(Records for this exercise)
□ □ □ □ □

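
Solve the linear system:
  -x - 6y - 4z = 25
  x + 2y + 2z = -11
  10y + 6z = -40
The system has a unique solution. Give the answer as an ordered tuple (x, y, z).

Form the augmented matrix and row-reduce:
  [ -1  -6  -4  |   25 ]
  [  1   2   2  |  -11 ]
  [  0  10   6  |  -40 ]
Multiply r1 by -1.
  [ 1   6  4  |  -25 ]
  [ 1   2  2  |  -11 ]
  [ 0  10  6  |  -40 ]
Subtract r1 from r2.
  [ 1   6   4  |  -25 ]
  [ 0  -4  -2  |   14 ]
  [ 0  10   6  |  -40 ]
Multiply r2 by -1/4.
  [ 1   6    4  |   -25 ]
  [ 0   1  1/2  |  -7/2 ]
  [ 0  10    6  |   -40 ]
Subtract 10 times r2 from r3.
  [ 1  6    4  |   -25 ]
  [ 0  1  1/2  |  -7/2 ]
  [ 0  0    1  |    -5 ]
Subtract 1/2 times r3 from r2.
  [ 1  6  4  |  -25 ]
  [ 0  1  0  |   -1 ]
  [ 0  0  1  |   -5 ]
Subtract 4 times r3 from r1.
  [ 1  6  0  |  -5 ]
  [ 0  1  0  |  -1 ]
  [ 0  0  1  |  -5 ]
Subtract 6 times r2 from r1.
  [ 1  0  0  |   1 ]
  [ 0  1  0  |  -1 ]
  [ 0  0  1  |  -5 ]
Reading off the last column: x = 1, y = -1, z = -5.

(1, -1, -5)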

□ □ □ □ □

(Prompt)
Each line of the data is to be transcribed exactly.

(Problem solution)
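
Solve the linear system:
  -x - 6y - 4z = 25
  x + 2y + 2z = -11
  10y + 6z = -40
The system has a unique solution. Give the answer as an ordered tuple (x, y, z).

Form the augmented matrix and row-reduce:
  [ -1  -6  -4  |   25 ]
  [  1   2   2  |  -11 ]
  [  0  10   6  |  -40 ]
Multiply r1 by -1.
  [ 1   6  4  |  -25 ]
  [ 1   2  2  |  -11 ]
  [ 0  10  6  |  -40 ]
Subtract r1 from r2.
  [ 1   6   4  |  -25 ]
  [ 0  -4  -2  |   14 ]
  [ 0  10   6  |  -40 ]
Multiply r2 by -1/4.
  [ 1   6    4  |   -25 ]
  [ 0   1  1/2  |  -7/2 ]
  [ 0  10    6  |   -40 ]
Subtract 10 times r2 from r3.
  [ 1  6    4  |   -25 ]
  [ 0  1  1/2  |  -7/2 ]
  [ 0  0    1  |    -5 ]
Subtract 1/2 times r3 from r2.
  [ 1  6  4  |  -25 ]
  [ 0  1  0  |   -1 ]
  [ 0  0  1  |   -5 ]
Subtract 4 times r3 from r1.
  [ 1  6  0  |  -5 ]
  [ 0  1  0  |  -1 ]
  [ 0  0  1  |  -5 ]
Subtract 6 times r2 from r1.
  [ 1  0  0  |   1 ]
  [ 0  1  0  |  -1 ]
  [ 0  0  1  |  -5 ]
Reading off the last column: x = 1, y = -1, z = -5.

(1, -1, -5)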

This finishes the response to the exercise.